▸ **Brief**
From the listing below, copy each line where "applicable" occurs.

▸ **Provided entries**
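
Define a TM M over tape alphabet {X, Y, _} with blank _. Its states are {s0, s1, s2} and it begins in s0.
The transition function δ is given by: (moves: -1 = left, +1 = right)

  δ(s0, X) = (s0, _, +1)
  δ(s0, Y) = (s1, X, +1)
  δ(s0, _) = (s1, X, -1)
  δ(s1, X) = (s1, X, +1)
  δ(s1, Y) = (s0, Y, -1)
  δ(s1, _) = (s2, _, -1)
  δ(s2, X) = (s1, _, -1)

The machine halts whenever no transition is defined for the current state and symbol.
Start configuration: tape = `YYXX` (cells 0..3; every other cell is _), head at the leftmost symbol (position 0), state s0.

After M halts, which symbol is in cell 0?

s0 | _[Y]YXX_   read Y → write X, move +1, go to s1
s1 | _X[Y]XX_   read Y → write Y, move -1, go to s0
s0 | _[X]YXX_   read X → write _, move +1, go to s0
s0 | __[Y]XX_   read Y → write X, move +1, go to s1
s1 | __X[X]X_   read X → write X, move +1, go to s1
s1 | __XX[X]_   read X → write X, move +1, go to s1
s1 | __XXX[_]   read _ → write _, move -1, go to s2
s2 | __XX[X]_   read X → write _, move -1, go to s1
s1 | __X[X]__   read X → write X, move +1, go to s1
s1 | __XX[_]_   read _ → write _, move -1, go to s2
s2 | __X[X]__   read X → write _, move -1, go to s1
s1 | __[X]___   read X → write X, move +1, go to s1
s1 | __X[_]__   read _ → write _, move -1, go to s2
s2 | __[X]___   read X → write _, move -1, go to s1
s1 | _[_]____   read _ → write _, move -1, go to s2
s2 | [_]_____
Cell 0 holds _ when M halts.

_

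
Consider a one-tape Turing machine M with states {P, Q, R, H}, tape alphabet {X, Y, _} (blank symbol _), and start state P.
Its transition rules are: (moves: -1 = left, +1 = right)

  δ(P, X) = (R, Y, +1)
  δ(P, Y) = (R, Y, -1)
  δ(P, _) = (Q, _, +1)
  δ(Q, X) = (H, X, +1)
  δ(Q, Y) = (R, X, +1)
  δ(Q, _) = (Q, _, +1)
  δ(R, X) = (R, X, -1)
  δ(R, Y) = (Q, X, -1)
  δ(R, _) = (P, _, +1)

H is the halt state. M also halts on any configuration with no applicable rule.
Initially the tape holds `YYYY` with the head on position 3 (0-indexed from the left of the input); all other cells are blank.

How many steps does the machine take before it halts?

state=P head=3 tape=_YYY[Y]   (P,Y)→(R,Y,-1)
state=R head=2 tape=_YY[Y]Y   (R,Y)→(Q,X,-1)
state=Q head=1 tape=_Y[Y]XY   (Q,Y)→(R,X,+1)
state=R head=2 tape=_YX[X]Y   (R,X)→(R,X,-1)
state=R head=1 tape=_Y[X]XY   (R,X)→(R,X,-1)
state=R head=0 tape=_[Y]XXY   (R,Y)→(Q,X,-1)
state=Q head=-1 tape=[_]XXXY   (Q,_)→(Q,_,+1)
state=Q head=0 tape=_[X]XXY   (Q,X)→(H,X,+1)
state=H head=1 tape=_X[X]XY
M halts after 8 transitions.

8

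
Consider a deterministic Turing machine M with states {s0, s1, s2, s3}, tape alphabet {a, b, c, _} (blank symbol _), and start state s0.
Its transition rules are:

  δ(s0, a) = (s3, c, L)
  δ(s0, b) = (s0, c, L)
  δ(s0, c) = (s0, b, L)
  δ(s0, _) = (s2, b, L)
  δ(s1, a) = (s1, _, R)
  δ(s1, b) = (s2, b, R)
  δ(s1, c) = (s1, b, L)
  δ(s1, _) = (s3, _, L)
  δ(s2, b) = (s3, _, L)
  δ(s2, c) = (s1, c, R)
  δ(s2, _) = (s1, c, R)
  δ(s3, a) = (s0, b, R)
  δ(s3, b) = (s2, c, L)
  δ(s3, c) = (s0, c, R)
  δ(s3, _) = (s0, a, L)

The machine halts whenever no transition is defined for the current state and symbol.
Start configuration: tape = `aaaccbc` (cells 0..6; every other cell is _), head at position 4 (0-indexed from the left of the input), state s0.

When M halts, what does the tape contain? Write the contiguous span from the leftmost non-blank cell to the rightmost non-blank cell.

state=s0 head=4 tape=___aaac[c]bc   (s0,c)→(s0,b,L)
state=s0 head=3 tape=___aaa[c]bbc   (s0,c)→(s0,b,L)
state=s0 head=2 tape=___aa[a]bbbc   (s0,a)→(s3,c,L)
state=s3 head=1 tape=___a[a]cbbbc   (s3,a)→(s0,b,R)
state=s0 head=2 tape=___ab[c]bbbc   (s0,c)→(s0,b,L)
state=s0 head=1 tape=___a[b]bbbbc   (s0,b)→(s0,c,L)
state=s0 head=0 tape=___[a]cbbbbc   (s0,a)→(s3,c,L)
state=s3 head=-1 tape=__[_]ccbbbbc   (s3,_)→(s0,a,L)
state=s0 head=-2 tape=_[_]accbbbbc   (s0,_)→(s2,b,L)
state=s2 head=-3 tape=[_]baccbbbbc   (s2,_)→(s1,c,R)
state=s1 head=-2 tape=c[b]accbbbbc   (s1,b)→(s2,b,R)
state=s2 head=-1 tape=cb[a]ccbbbbc
The non-blank tape span at halt is cbaccbbbbc.

cbaccbbbbc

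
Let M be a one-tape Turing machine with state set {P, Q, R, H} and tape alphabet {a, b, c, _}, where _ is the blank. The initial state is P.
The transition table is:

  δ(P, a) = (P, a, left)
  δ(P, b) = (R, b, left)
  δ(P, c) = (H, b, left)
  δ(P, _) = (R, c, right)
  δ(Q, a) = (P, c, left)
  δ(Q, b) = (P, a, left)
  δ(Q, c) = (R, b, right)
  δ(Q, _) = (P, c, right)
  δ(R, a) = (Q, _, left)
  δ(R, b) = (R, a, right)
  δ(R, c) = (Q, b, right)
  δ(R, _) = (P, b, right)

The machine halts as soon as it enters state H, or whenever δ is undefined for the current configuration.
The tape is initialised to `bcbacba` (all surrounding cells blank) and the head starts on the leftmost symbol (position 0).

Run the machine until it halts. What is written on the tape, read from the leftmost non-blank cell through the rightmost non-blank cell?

state=P head=0 tape=___[b]cbacba   (P,b)→(R,b,left)
state=R head=-1 tape=__[_]bcbacba   (R,_)→(P,b,right)
state=P head=0 tape=__b[b]cbacba   (P,b)→(R,b,left)
state=R head=-1 tape=__[b]bcbacba   (R,b)→(R,a,right)
state=R head=0 tape=__a[b]cbacba   (R,b)→(R,a,right)
state=R head=1 tape=__aa[c]bacba   (R,c)→(Q,b,right)
state=Q head=2 tape=__aab[b]acba   (Q,b)→(P,a,left)
state=P head=1 tape=__aa[b]aacba   (P,b)→(R,b,left)
state=R head=0 tape=__a[a]baacba   (R,a)→(Q,_,left)
state=Q head=-1 tape=__[a]_baacba   (Q,a)→(P,c,left)
state=P head=-2 tape=_[_]c_baacba   (P,_)→(R,c,right)
state=R head=-1 tape=_c[c]_baacba   (R,c)→(Q,b,right)
state=Q head=0 tape=_cb[_]baacba   (Q,_)→(P,c,right)
state=P head=1 tape=_cbc[b]aacba   (P,b)→(R,b,left)
state=R head=0 tape=_cb[c]baacba   (R,c)→(Q,b,right)
state=Q head=1 tape=_cbb[b]aacba   (Q,b)→(P,a,left)
state=P head=0 tape=_cb[b]aaacba   (P,b)→(R,b,left)
state=R head=-1 tape=_c[b]baaacba   (R,b)→(R,a,right)
state=R head=0 tape=_ca[b]aaacba   (R,b)→(R,a,right)
state=R head=1 tape=_caa[a]aacba   (R,a)→(Q,_,left)
state=Q head=0 tape=_ca[a]_aacba   (Q,a)→(P,c,left)
state=P head=-1 tape=_c[a]c_aacba   (P,a)→(P,a,left)
state=P head=-2 tape=_[c]ac_aacba   (P,c)→(H,b,left)
state=H head=-3 tape=[_]bac_aacba
The non-blank tape span at halt is bac_aacba.

bac_aacba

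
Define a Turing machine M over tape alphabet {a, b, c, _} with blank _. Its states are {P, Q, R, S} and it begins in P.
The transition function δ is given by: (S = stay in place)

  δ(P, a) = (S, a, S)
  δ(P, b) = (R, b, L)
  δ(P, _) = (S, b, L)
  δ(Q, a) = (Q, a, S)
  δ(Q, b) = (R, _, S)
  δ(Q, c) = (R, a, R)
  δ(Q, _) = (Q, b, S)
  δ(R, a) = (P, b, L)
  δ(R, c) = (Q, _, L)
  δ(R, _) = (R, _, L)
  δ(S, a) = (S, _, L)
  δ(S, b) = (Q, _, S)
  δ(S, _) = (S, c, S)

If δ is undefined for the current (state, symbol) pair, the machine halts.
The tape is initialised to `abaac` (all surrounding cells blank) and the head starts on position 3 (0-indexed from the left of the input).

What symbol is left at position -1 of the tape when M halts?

P | __aba[a]c   read a → write a, move S, go to S
S | __aba[a]c   read a → write _, move L, go to S
S | __ab[a]_c   read a → write _, move L, go to S
S | __a[b]__c   read b → write _, move S, go to Q
Q | __a[_]__c   read _ → write b, move S, go to Q
Q | __a[b]__c   read b → write _, move S, go to R
R | __a[_]__c   read _ → write _, move L, go to R
R | __[a]___c   read a → write b, move L, go to P
P | _[_]b___c   read _ → write b, move L, go to S
S | [_]bb___c   read _ → write c, move S, go to S
S | [c]bb___c
Cell -1 holds b when M halts.

b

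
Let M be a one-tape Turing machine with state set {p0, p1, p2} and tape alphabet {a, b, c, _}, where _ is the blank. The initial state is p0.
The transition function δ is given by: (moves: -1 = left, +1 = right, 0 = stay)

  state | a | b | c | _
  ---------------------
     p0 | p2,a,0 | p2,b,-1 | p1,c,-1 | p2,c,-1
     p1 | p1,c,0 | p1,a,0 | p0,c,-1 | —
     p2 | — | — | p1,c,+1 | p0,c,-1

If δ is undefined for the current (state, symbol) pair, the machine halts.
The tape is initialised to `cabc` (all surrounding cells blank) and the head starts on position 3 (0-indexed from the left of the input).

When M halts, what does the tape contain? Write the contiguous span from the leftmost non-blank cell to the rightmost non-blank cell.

state=p0 head=3 tape=cab[c]   (p0,c)→(p1,c,-1)
state=p1 head=2 tape=ca[b]c   (p1,b)→(p1,a,0)
state=p1 head=2 tape=ca[a]c   (p1,a)→(p1,c,0)
state=p1 head=2 tape=ca[c]c   (p1,c)→(p0,c,-1)
state=p0 head=1 tape=c[a]cc   (p0,a)→(p2,a,0)
state=p2 head=1 tape=c[a]cc
The non-blank tape span at halt is cacc.

cacc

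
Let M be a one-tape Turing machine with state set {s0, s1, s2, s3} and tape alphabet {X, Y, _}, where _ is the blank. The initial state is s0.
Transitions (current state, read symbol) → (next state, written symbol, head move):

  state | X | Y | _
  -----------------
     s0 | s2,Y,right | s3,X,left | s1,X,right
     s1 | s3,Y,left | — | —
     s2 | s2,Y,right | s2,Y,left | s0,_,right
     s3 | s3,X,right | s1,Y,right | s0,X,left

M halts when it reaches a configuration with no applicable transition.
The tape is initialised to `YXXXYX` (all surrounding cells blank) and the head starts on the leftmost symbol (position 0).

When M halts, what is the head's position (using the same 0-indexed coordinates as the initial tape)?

0

state=s0 head=0 tape=__[Y]XXXYX   (s0,Y)→(s3,X,left)
state=s3 head=-1 tape=_[_]XXXXYX   (s3,_)→(s0,X,left)
state=s0 head=-2 tape=[_]XXXXXYX   (s0,_)→(s1,X,right)
state=s1 head=-1 tape=X[X]XXXXYX   (s1,X)→(s3,Y,left)
state=s3 head=-2 tape=[X]YXXXXYX   (s3,X)→(s3,X,right)
state=s3 head=-1 tape=X[Y]XXXXYX   (s3,Y)→(s1,Y,right)
state=s1 head=0 tape=XY[X]XXXYX   (s1,X)→(s3,Y,left)
state=s3 head=-1 tape=X[Y]YXXXYX   (s3,Y)→(s1,Y,right)
state=s1 head=0 tape=XY[Y]XXXYX
At halt the head is at cell 0.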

▸ **Answer for the task**
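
H is the halt state. M also halts on any configuration with no applicable rule.
M halts when it reaches a configuration with no applicable transition.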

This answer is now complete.